◆ **Action item**:
From the data, copy out every line in which the word "Galton" appears.

◆ **Dataset**:
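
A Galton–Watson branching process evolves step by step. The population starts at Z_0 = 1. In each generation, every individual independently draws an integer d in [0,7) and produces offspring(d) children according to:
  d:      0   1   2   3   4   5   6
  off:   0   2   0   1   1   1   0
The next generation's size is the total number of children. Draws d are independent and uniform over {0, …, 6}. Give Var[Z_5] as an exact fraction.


Outcome values over d=0..6: [0, 2, 0, 1, 1, 1, 0]
Σy = 5, Σy² = 7, M = 7
μ = 5/7 = 5/7,  σ² = 7/7 − (5/7)² = 24/49
V_0 = 0, E_0 = 1
V_1 = 24/49·E_0 + (5/7)²·V_0 = 24/49;  E_1 = 5/7
V_2 = 24/49·E_1 + (5/7)²·V_1 = 1440/2401;  E_2 = 25/49
V_3 = 24/49·E_2 + (5/7)²·V_2 = 65400/117649;  E_3 = 125/343
V_4 = 24/49·E_3 + (5/7)²·V_3 = 2664000/5764801;  E_4 = 625/2401
V_5 = 24/49·E_4 + (5/7)²·V_4 = 102615000/282475249;  E_5 = 3125/16807

102615000/282475249


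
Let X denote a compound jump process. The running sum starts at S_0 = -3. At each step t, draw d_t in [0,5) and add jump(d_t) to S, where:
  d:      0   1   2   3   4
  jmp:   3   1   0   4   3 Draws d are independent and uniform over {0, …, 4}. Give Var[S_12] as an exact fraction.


648/25

Outcome values over d=0..4: [3, 1, 0, 4, 3]
Σy = 11, Σy² = 35, M = 5
μ = 11/5 = 11/5,  σ² = 35/5 − (11/5)² = 54/25
Independent increments: Var[S_12] = 12·σ² = 12·(54/25) = 648/25


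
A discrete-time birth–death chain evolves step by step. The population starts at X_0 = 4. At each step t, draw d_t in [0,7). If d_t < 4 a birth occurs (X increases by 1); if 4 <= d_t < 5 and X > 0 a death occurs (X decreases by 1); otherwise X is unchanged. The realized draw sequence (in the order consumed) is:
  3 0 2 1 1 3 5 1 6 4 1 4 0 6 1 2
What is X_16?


t=0: X=4, d=3 → birth, X_1=5
t=1: X=5, d=0 → birth, X_2=6
t=2: X=6, d=2 → birth, X_3=7
t=3: X=7, d=1 → birth, X_4=8
t=4: X=8, d=1 → birth, X_5=9
t=5: X=9, d=3 → birth, X_6=10
t=6: X=10, d=5 → hold, X_7=10
t=7: X=10, d=1 → birth, X_8=11
t=8: X=11, d=6 → hold, X_9=11
t=9: X=11, d=4 → death, X_10=10
t=10: X=10, d=1 → birth, X_11=11
t=11: X=11, d=4 → death, X_12=10
t=12: X=10, d=0 → birth, X_13=11
t=13: X=11, d=6 → hold, X_14=11
t=14: X=11, d=1 → birth, X_15=12
t=15: X=12, d=2 → birth, X_16=13

13


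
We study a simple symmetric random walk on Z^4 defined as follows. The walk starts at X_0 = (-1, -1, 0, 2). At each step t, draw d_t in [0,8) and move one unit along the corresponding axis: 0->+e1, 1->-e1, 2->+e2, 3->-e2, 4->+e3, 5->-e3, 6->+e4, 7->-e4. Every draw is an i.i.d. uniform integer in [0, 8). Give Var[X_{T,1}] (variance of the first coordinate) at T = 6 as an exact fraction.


Outcome values over d=0..7: [1, -1, 0, 0, 0, 0, 0, 0]
Σy = 0, Σy² = 2, M = 8
μ = 0/8 = 0,  σ² = 2/8 − (0)² = 1/4
Independent increments: Var[X_6] = 6·σ² = 6·(1/4) = 3/2

3/2


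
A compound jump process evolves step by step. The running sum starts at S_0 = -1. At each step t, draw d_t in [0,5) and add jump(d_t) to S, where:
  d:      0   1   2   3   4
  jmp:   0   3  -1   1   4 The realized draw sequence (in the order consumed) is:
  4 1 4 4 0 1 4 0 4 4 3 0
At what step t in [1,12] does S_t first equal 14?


t=0: S=-1, d=4, jump=4, S_1=3
t=1: S=3, d=1, jump=3, S_2=6
t=2: S=6, d=4, jump=4, S_3=10
t=3: S=10, d=4, jump=4, S_4=14
t=4: S=14, d=0, jump=0, S_5=14
t=5: S=14, d=1, jump=3, S_6=17
t=6: S=17, d=4, jump=4, S_7=21
t=7: S=21, d=0, jump=0, S_8=21
t=8: S=21, d=4, jump=4, S_9=25
t=9: S=25, d=4, jump=4, S_10=29
t=10: S=29, d=3, jump=1, S_11=30
t=11: S=30, d=0, jump=0, S_12=30

4


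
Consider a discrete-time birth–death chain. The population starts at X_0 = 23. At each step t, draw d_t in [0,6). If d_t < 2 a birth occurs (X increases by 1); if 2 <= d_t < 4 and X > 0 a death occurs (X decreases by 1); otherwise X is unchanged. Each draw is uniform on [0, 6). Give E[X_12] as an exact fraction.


23

X can drop by at most 1 per step and X_0 = 23 > T = 12, so X_t >= 23 − t >= 11 > 0 for every t <= 12: the floor at 0 (the 'and X > 0' condition) never binds. Hence X_12 = X_0 + Σ_{t<12} Y_t with i.i.d. increments Y_t = y(d_t) ∈ {+1, −1, 0}.
Outcome values over d=0..5: [1, 1, -1, -1, 0, 0]
Σy = 0, Σy² = 4, M = 6
μ = 0/6 = 0,  σ² = 4/6 − (0)² = 2/3
E[X_12] = 23 + 12·(0) = 23


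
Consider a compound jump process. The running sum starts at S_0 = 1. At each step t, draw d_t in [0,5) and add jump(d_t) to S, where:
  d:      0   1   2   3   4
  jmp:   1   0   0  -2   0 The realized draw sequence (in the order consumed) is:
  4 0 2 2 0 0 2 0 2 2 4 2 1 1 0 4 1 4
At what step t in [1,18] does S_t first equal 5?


8

t=0: S=1, d=4, jump=0, S_1=1
t=1: S=1, d=0, jump=1, S_2=2
t=2: S=2, d=2, jump=0, S_3=2
t=3: S=2, d=2, jump=0, S_4=2
t=4: S=2, d=0, jump=1, S_5=3
t=5: S=3, d=0, jump=1, S_6=4
t=6: S=4, d=2, jump=0, S_7=4
t=7: S=4, d=0, jump=1, S_8=5
t=8: S=5, d=2, jump=0, S_9=5
t=9: S=5, d=2, jump=0, S_10=5
t=10: S=5, d=4, jump=0, S_11=5
t=11: S=5, d=2, jump=0, S_12=5
t=12: S=5, d=1, jump=0, S_13=5
t=13: S=5, d=1, jump=0, S_14=5
t=14: S=5, d=0, jump=1, S_15=6
t=15: S=6, d=4, jump=0, S_16=6
t=16: S=6, d=1, jump=0, S_17=6
t=17: S=6, d=4, jump=0, S_18=6


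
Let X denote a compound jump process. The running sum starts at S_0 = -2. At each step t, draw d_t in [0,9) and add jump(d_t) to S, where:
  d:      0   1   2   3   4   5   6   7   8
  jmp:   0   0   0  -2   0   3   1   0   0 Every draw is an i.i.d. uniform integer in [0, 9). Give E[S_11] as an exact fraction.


4/9

Outcome values over d=0..8: [0, 0, 0, -2, 0, 3, 1, 0, 0]
Σy = 2, Σy² = 14, M = 9
μ = 2/9 = 2/9,  σ² = 14/9 − (2/9)² = 122/81
E[S_11] = -2 + 11·(2/9) = 4/9


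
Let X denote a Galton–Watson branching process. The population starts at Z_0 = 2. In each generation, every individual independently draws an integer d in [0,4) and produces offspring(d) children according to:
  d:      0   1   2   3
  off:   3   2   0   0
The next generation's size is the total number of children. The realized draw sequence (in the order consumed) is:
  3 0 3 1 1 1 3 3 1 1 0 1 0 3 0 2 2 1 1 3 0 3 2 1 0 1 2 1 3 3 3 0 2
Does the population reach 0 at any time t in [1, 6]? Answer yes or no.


no

gen 0: Z_0=2, draws=[3, 0], offspring=[0, 3], Z_1=3
gen 1: Z_1=3, draws=[3, 1, 1], offspring=[0, 2, 2], Z_2=4
gen 2: Z_2=4, draws=[1, 3, 3, 1], offspring=[2, 0, 0, 2], Z_3=4
gen 3: Z_3=4, draws=[1, 0, 1, 0], offspring=[2, 3, 2, 3], Z_4=10
gen 4: Z_4=10, draws=[3, 0, 2, 2, 1, 1, 3, 0, 3, 2], offspring=[0, 3, 0, 0, 2, 2, 0, 3, 0, 0], Z_5=10
gen 5: Z_5=10, draws=[1, 0, 1, 2, 1, 3, 3, 3, 0, 2], offspring=[2, 3, 2, 0, 2, 0, 0, 0, 3, 0], Z_6=12


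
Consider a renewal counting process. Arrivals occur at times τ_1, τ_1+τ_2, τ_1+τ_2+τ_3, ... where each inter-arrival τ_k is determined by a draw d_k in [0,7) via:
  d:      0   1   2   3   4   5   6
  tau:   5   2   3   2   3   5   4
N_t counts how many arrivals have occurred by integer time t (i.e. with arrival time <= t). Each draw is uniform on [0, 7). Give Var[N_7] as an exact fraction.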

◆ **Answer to the exercise**:
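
A Galton–Watson branching process evolves step by step. The population starts at Z_0 = 1. In each generation, every individual independently draws an integer d in [0,7) and produces offspring(d) children according to:
Let X denote a Galton–Watson branching process. The population starts at Z_0 = 2. In each generation, every individual independently draws an integer d in [0,4) and produces offspring(d) children according to: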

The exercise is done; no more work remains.